PROBLEM STATEMENT:
Leaving out every line that comes before the one containing "A* expands one", output the rest of the records exactly, the final line included.

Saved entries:
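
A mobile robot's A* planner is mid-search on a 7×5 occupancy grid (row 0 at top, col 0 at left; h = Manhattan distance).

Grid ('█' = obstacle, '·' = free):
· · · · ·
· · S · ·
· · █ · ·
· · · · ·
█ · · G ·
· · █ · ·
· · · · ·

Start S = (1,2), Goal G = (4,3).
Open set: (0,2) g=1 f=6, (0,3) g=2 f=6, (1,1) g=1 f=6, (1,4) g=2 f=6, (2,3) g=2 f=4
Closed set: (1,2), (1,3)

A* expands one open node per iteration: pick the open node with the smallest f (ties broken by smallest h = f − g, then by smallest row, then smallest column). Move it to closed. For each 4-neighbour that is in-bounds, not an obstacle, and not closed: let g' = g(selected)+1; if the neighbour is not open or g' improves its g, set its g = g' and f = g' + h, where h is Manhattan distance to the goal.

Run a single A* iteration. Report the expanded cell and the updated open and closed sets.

expanded=(2,3); open=[(0,2) g=1 f=6, (0,3) g=2 f=6, (1,1) g=1 f=6, (1,4) g=2 f=6, (2,4) g=3 f=6, (3,3) g=3 f=4]; closed=[(1,2), (1,3), (2,3)]

step 1: expand (2,3) (f=4, h=2) → closed; open now [(0,2) g=1 f=6, (0,3) g=2 f=6, (1,1) g=1 f=6, (1,4) g=2 f=6, (2,4) g=3 f=6, (3,3) g=3 f=4]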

YOUR RESPONSE:
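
A* expands one open node per iteration: pick the open node with the smallest f (ties broken by smallest h = f − g, then by smallest row, then smallest column). Move it to closed. For each 4-neighbour that is in-bounds, not an obstacle, and not closed: let g' = g(selected)+1; if the neighbour is not open or g' improves its g, set its g = g' and f = g' + h, where h is Manhattan distance to the goal.

Run a single A* iteration. Report the expanded cell and the updated open and closed sets.

expanded=(2,3); open=[(0,2) g=1 f=6, (0,3) g=2 f=6, (1,1) g=1 f=6, (1,4) g=2 f=6, (2,4) g=3 f=6, (3,3) g=3 f=4]; closed=[(1,2), (1,3), (2,3)]

step 1: expand (2,3) (f=4, h=2) → closed; open now [(0,2) g=1 f=6, (0,3) g=2 f=6, (1,1) g=1 f=6, (1,4) g=2 f=6, (2,4) g=3 f=6, (3,3) g=3 f=4]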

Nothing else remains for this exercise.